>>>

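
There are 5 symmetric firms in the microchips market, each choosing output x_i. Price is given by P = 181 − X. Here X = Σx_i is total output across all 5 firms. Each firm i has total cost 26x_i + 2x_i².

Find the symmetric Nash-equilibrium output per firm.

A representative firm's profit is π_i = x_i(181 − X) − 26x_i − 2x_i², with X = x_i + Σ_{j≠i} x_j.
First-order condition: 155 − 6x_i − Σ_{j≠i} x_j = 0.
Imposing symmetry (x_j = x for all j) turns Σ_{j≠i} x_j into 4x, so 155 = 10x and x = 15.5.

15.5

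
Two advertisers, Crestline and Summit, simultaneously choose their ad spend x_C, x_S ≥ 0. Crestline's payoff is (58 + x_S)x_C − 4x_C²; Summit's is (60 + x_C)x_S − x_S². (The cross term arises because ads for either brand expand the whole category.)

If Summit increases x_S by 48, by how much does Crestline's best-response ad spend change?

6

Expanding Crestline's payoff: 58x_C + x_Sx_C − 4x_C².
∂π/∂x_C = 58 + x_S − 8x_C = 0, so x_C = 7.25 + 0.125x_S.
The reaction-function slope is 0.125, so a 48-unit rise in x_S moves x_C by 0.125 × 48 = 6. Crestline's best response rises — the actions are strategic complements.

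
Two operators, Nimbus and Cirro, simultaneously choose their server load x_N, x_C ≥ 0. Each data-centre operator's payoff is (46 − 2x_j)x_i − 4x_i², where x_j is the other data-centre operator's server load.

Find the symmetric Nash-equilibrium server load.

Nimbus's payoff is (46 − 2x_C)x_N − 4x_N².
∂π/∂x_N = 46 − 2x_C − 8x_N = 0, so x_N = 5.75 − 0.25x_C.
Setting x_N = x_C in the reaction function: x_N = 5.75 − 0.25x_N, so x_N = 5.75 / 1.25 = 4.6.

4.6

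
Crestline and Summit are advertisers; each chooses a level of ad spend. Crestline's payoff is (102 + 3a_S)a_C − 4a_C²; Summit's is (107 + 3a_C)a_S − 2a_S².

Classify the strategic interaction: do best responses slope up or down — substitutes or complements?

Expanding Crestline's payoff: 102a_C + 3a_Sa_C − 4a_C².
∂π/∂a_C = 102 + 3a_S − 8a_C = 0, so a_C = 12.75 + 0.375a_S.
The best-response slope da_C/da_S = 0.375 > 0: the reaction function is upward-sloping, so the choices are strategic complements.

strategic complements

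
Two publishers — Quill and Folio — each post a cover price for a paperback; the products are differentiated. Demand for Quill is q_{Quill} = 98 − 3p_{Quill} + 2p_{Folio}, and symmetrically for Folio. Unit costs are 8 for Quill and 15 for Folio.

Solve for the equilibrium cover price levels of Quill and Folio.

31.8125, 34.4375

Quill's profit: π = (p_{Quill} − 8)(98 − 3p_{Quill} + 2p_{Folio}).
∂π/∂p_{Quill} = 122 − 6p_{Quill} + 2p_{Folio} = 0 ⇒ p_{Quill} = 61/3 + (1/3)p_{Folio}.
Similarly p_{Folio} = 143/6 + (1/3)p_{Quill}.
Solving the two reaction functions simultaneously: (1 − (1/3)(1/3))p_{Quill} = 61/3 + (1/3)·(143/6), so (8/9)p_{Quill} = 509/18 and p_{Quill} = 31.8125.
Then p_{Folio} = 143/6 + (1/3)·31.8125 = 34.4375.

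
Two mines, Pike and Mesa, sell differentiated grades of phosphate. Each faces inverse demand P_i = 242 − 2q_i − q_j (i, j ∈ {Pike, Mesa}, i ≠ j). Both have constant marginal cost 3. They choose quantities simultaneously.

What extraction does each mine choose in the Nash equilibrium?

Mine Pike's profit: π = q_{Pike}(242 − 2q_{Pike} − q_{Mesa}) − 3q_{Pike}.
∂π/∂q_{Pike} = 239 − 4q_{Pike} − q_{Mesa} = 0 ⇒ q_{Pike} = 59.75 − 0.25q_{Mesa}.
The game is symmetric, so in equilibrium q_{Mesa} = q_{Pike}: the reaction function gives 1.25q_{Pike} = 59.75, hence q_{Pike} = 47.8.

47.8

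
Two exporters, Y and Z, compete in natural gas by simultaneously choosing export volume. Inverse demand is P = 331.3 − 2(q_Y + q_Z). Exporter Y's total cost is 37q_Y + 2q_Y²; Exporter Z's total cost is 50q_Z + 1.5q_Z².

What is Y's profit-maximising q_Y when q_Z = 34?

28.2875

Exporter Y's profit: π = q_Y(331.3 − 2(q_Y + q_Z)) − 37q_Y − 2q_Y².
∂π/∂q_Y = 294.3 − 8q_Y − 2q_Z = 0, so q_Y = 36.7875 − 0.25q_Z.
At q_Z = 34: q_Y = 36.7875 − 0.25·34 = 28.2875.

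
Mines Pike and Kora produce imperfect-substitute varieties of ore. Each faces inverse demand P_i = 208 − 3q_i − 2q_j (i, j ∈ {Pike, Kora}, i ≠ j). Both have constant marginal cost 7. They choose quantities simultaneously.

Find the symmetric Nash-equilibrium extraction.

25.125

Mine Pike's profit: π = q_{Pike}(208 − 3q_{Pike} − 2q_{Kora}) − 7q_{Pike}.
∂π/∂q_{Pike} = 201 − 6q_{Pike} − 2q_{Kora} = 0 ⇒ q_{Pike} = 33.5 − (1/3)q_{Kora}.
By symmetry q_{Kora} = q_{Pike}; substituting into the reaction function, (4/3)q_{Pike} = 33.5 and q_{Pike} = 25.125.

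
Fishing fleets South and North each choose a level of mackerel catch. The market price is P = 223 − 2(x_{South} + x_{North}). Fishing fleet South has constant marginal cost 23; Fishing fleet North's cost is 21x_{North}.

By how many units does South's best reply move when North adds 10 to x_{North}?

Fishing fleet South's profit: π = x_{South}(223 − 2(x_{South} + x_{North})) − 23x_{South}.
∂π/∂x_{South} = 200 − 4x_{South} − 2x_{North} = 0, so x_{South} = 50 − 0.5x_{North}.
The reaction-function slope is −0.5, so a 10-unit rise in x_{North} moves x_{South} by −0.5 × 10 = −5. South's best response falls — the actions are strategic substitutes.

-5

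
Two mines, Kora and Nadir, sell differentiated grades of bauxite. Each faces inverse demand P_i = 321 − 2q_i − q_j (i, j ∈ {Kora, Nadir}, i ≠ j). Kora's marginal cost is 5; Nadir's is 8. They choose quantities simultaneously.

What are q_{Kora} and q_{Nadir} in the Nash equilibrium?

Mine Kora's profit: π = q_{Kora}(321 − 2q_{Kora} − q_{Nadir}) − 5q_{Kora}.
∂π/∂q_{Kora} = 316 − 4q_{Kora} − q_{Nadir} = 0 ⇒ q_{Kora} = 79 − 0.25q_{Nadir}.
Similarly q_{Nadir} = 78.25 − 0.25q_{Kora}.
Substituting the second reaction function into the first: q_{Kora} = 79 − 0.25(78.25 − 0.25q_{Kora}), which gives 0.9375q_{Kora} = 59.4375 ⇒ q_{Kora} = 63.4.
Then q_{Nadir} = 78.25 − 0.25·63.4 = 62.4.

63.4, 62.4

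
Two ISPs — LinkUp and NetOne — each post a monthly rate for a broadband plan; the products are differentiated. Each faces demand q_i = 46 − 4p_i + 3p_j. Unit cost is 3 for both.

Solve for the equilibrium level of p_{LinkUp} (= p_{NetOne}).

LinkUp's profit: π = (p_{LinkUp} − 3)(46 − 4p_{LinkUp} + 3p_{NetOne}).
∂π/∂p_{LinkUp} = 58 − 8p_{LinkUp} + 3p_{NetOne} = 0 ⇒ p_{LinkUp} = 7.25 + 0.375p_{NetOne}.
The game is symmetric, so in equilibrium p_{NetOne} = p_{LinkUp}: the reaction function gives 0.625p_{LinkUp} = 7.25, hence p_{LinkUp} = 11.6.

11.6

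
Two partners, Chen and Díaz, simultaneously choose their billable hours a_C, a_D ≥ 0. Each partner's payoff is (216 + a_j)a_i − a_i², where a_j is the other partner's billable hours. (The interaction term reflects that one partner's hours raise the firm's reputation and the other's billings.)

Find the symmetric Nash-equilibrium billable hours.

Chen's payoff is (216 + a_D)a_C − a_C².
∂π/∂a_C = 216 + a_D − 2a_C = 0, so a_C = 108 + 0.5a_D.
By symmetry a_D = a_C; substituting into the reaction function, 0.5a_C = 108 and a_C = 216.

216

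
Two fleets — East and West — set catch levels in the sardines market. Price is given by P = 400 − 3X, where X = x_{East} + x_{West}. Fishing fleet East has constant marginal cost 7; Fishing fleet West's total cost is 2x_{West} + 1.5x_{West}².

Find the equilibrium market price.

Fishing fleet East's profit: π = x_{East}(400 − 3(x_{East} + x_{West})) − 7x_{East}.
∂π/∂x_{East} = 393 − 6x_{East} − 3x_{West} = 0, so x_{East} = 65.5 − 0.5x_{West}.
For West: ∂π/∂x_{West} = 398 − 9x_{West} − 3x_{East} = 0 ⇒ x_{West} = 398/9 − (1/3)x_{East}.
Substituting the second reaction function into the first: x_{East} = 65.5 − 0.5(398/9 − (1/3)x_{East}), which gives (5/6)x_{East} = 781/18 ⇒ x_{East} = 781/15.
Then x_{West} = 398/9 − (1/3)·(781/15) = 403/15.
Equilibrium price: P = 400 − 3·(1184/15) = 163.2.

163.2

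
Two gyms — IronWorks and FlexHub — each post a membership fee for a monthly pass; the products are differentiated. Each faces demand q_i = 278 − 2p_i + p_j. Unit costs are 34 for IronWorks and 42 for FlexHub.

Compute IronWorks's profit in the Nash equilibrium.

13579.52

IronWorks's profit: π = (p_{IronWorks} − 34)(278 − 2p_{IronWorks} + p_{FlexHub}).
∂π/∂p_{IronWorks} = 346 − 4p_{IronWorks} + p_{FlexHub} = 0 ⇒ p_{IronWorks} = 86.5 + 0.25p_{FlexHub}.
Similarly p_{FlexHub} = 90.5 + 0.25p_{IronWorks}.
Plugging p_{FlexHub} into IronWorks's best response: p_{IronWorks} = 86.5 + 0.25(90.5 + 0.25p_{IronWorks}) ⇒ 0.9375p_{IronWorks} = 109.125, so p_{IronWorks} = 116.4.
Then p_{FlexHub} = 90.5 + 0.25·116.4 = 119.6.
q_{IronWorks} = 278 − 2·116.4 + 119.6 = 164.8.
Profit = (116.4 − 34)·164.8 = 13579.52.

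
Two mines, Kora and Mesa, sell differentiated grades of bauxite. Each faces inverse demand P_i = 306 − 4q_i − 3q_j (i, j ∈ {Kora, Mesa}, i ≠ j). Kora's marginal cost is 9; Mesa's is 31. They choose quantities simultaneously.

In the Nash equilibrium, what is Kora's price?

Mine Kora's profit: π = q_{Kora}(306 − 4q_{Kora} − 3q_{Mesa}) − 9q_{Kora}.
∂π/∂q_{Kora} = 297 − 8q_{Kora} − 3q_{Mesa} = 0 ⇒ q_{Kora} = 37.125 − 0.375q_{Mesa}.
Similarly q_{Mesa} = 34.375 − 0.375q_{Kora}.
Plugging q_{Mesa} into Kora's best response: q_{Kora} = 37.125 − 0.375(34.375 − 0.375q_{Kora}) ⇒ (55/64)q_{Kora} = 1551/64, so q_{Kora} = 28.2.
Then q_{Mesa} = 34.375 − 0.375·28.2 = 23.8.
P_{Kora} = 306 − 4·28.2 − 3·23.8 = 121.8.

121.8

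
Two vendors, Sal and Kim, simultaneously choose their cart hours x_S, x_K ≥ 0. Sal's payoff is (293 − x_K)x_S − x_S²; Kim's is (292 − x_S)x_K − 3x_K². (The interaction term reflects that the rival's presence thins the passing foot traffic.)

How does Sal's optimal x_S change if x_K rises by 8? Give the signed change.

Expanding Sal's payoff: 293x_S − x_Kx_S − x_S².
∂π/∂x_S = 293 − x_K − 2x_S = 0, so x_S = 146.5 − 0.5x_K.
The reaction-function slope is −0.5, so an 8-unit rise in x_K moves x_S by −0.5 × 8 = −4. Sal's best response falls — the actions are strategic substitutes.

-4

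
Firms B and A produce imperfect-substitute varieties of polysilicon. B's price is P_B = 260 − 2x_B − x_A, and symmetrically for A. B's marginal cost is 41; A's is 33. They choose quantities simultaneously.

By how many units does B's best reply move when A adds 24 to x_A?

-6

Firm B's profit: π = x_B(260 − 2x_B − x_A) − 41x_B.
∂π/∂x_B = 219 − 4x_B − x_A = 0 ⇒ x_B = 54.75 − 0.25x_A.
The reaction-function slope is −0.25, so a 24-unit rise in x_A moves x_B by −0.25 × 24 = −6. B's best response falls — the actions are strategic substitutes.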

<<<

Task to complete: Retype the records above, but only those lines that fall between the line containing "Compute IronWorks's profit" and the line containing "Two mines, Kora and Mesa, sell", with both of those lines included, exactly as written.

Exercise answer:
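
Compute IronWorks's profit in the Nash equilibrium.

13579.52

IronWorks's profit: π = (p_{IronWorks} − 34)(278 − 2p_{IronWorks} + p_{FlexHub}).
∂π/∂p_{IronWorks} = 346 − 4p_{IronWorks} + p_{FlexHub} = 0 ⇒ p_{IronWorks} = 86.5 + 0.25p_{FlexHub}.
Similarly p_{FlexHub} = 90.5 + 0.25p_{IronWorks}.
Plugging p_{FlexHub} into IronWorks's best response: p_{IronWorks} = 86.5 + 0.25(90.5 + 0.25p_{IronWorks}) ⇒ 0.9375p_{IronWorks} = 109.125, so p_{IronWorks} = 116.4.
Then p_{FlexHub} = 90.5 + 0.25·116.4 = 119.6.
q_{IronWorks} = 278 − 2·116.4 + 119.6 = 164.8.
Profit = (116.4 − 34)·164.8 = 13579.52.

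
Two mines, Kora and Mesa, sell differentiated grades of bauxite. Each faces inverse demand P_i = 306 − 4q_i − 3q_j (i, j ∈ {Kora, Mesa}, i ≠ j). Kora's marginal cost is 9; Mesa's is 31. They choose quantities simultaneously.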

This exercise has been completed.